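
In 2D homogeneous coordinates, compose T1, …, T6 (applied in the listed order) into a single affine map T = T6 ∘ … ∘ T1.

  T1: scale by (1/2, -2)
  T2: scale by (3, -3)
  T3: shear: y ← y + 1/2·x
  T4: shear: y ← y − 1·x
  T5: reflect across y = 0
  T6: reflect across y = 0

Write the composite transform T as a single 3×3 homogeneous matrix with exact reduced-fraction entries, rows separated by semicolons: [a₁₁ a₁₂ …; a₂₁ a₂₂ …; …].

T1 = [1/2 0 0; 0 -2 0; 0 0 1]
T2·T1 = [3/2 0 0; 0 6 0; 0 0 1]
T3·…·T1 = [3/2 0 0; 3/4 6 0; 0 0 1]
T4·…·T1 = [3/2 0 0; -3/4 6 0; 0 0 1]
T5·…·T1 = [3/2 0 0; 3/4 -6 0; 0 0 1]
T6·…·T1 = [3/2 0 0; -3/4 6 0; 0 0 1]

T = [3/2 0 0; -3/4 6 0; 0 0 1]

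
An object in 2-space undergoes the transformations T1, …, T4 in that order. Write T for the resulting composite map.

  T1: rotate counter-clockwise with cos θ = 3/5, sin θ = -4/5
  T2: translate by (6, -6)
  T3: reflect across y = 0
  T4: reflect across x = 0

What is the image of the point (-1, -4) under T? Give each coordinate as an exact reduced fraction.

T1 rotate counter-clockwise with cos θ = 3/5, sin θ = -4/5: (-1, -4) → (-19/5, -8/5)
T2 translate by (6, -6): (-19/5, -8/5) → (11/5, -38/5)
T3 reflect across y = 0: (11/5, -38/5) → (11/5, 38/5)
T4 reflect across x = 0: (11/5, 38/5) → (-11/5, 38/5)

T(p) = (-11/5, 38/5)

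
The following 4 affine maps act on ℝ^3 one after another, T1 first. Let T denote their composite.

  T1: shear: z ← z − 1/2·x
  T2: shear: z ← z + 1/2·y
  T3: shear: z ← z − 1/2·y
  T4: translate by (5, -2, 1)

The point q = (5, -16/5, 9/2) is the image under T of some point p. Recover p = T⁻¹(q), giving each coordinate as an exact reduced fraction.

p = (0, -6/5, 7/2)

T1 = [1 0 0 0; 0 1 0 0; -1/2 0 1 0; 0 0 0 1]
T2·T1 = [1 0 0 0; 0 1 0 0; -1/2 1/2 1 0; 0 0 0 1]
T3·…·T1 = [1 0 0 0; 0 1 0 0; -1/2 0 1 0; 0 0 0 1]
T4·…·T1 = [1 0 0 5; 0 1 0 -2; -1/2 0 1 1; 0 0 0 1]
det M = 1; M⁻¹ = [1 0 0 -5; 0 1 0 2; 1/2 0 1 -7/2; 0 0 0 1]
M⁻¹ · (5, -16/5, 9/2)ᵀ = (0, -6/5, 7/2)ᵀ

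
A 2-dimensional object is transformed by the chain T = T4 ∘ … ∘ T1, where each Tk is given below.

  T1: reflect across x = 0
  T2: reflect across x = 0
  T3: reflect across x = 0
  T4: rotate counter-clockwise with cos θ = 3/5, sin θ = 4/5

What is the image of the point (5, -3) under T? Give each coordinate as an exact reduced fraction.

T(p) = (-3/5, -29/5)

T1 reflect across x = 0: (5, -3) → (-5, -3)
T2 reflect across x = 0: (-5, -3) → (5, -3)
T3 reflect across x = 0: (5, -3) → (-5, -3)
T4 rotate counter-clockwise with cos θ = 3/5, sin θ = 4/5: (-5, -3) → (-3/5, -29/5)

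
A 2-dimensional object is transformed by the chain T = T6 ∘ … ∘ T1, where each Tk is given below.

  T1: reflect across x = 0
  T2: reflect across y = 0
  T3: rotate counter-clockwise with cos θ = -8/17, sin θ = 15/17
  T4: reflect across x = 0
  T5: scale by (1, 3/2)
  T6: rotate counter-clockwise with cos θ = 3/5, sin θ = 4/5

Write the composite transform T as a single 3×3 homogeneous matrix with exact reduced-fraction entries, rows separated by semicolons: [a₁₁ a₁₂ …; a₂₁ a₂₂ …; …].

T = [66/85 -93/85 0; -199/170 -24/85 0; 0 0 1]

T1 = [-1 0 0; 0 1 0; 0 0 1]
T2·T1 = [-1 0 0; 0 -1 0; 0 0 1]
T3·…·T1 = [8/17 15/17 0; -15/17 8/17 0; 0 0 1]
T4·…·T1 = [-8/17 -15/17 0; -15/17 8/17 0; 0 0 1]
T5·…·T1 = [-8/17 -15/17 0; -45/34 12/17 0; 0 0 1]
T6·…·T1 = [66/85 -93/85 0; -199/170 -24/85 0; 0 0 1]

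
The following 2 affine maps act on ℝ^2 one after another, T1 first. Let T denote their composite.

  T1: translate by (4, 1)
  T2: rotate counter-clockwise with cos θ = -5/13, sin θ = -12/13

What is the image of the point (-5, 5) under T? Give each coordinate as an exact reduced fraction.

T(p) = (77/13, -18/13)

T1 translate by (4, 1): (-5, 5) → (-1, 6)
T2 rotate counter-clockwise with cos θ = -5/13, sin θ = -12/13: (-1, 6) → (77/13, -18/13)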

- _Task prompt_
Could you retype exactly the lines above, starting at the line that contains "The following 2" and ending at the line that contains "T2: rotate counter-clockwise", and nothing more?

- _Problem solution_
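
The following 2 affine maps act on ℝ^2 one after another, T1 first. Let T denote their composite.

  T1: translate by (4, 1)
  T2: rotate counter-clockwise with cos θ = -5/13, sin θ = -12/13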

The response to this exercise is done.